• _THE DATA_
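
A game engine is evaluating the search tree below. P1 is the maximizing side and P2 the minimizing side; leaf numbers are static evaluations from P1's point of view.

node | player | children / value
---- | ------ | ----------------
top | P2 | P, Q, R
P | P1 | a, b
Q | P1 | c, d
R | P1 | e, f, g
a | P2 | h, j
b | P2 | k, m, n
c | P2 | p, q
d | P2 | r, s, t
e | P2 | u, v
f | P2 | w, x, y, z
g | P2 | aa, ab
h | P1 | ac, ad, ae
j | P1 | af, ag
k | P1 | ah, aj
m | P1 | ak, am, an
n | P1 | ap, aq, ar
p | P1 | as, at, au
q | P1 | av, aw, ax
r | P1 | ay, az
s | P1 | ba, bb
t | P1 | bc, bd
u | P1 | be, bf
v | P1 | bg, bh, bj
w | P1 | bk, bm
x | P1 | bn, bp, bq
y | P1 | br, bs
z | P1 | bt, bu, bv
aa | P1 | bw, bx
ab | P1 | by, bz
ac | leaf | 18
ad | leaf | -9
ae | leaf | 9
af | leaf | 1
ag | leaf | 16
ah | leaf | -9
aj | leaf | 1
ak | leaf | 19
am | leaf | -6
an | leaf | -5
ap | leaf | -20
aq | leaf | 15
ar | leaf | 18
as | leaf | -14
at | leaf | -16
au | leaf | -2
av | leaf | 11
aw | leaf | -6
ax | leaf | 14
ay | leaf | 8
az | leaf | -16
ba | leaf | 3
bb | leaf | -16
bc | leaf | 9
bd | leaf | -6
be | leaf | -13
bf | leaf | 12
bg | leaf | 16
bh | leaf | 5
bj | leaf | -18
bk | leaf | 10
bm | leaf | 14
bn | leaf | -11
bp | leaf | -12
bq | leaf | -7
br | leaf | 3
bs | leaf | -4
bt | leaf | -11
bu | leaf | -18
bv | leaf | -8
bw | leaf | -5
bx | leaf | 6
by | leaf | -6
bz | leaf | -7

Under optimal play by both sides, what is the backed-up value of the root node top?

3

h (P1): max(18, -9, 9) = 18
j (P1): max(1, 16) = 16
a (P2): min(18, 16) = 16
k (P1): max(-9, 1) = 1
m (P1): max(19, -6, -5) = 19
n (P1): max(-20, 15, 18) = 18
b (P2): min(1, 19, 18) = 1
P (P1): max(16, 1) = 16
p (P1): max(-14, -16, -2) = -2
q (P1): max(11, -6, 14) = 14
c (P2): min(-2, 14) = -2
r (P1): max(8, -16) = 8
s (P1): max(3, -16) = 3
t (P1): max(9, -6) = 9
d (P2): min(8, 3, 9) = 3
Q (P1): max(-2, 3) = 3
u (P1): max(-13, 12) = 12
v (P1): max(16, 5, -18) = 16
e (P2): min(12, 16) = 12
w (P1): max(10, 14) = 14
x (P1): max(-11, -12, -7) = -7
y (P1): max(3, -4) = 3
z (P1): max(-11, -18, -8) = -8
f (P2): min(14, -7, 3, -8) = -8
aa (P1): max(-5, 6) = 6
ab (P1): max(-6, -7) = -6
g (P2): min(6, -6) = -6
R (P1): max(12, -8, -6) = 12
top (P2): min(16, 3, 12) = 3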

• _TASK STATEMENT_
What the task asks for is a word-for-word repeat of the lines above, from the first through the one containing "f | P2 | w, x, y, z".

• _YOUR SOLUTION_
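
A game engine is evaluating the search tree below. P1 is the maximizing side and P2 the minimizing side; leaf numbers are static evaluations from P1's point of view.

node | player | children / value
---- | ------ | ----------------
top | P2 | P, Q, R
P | P1 | a, b
Q | P1 | c, d
R | P1 | e, f, g
a | P2 | h, j
b | P2 | k, m, n
c | P2 | p, q
d | P2 | r, s, t
e | P2 | u, v
f | P2 | w, x, y, z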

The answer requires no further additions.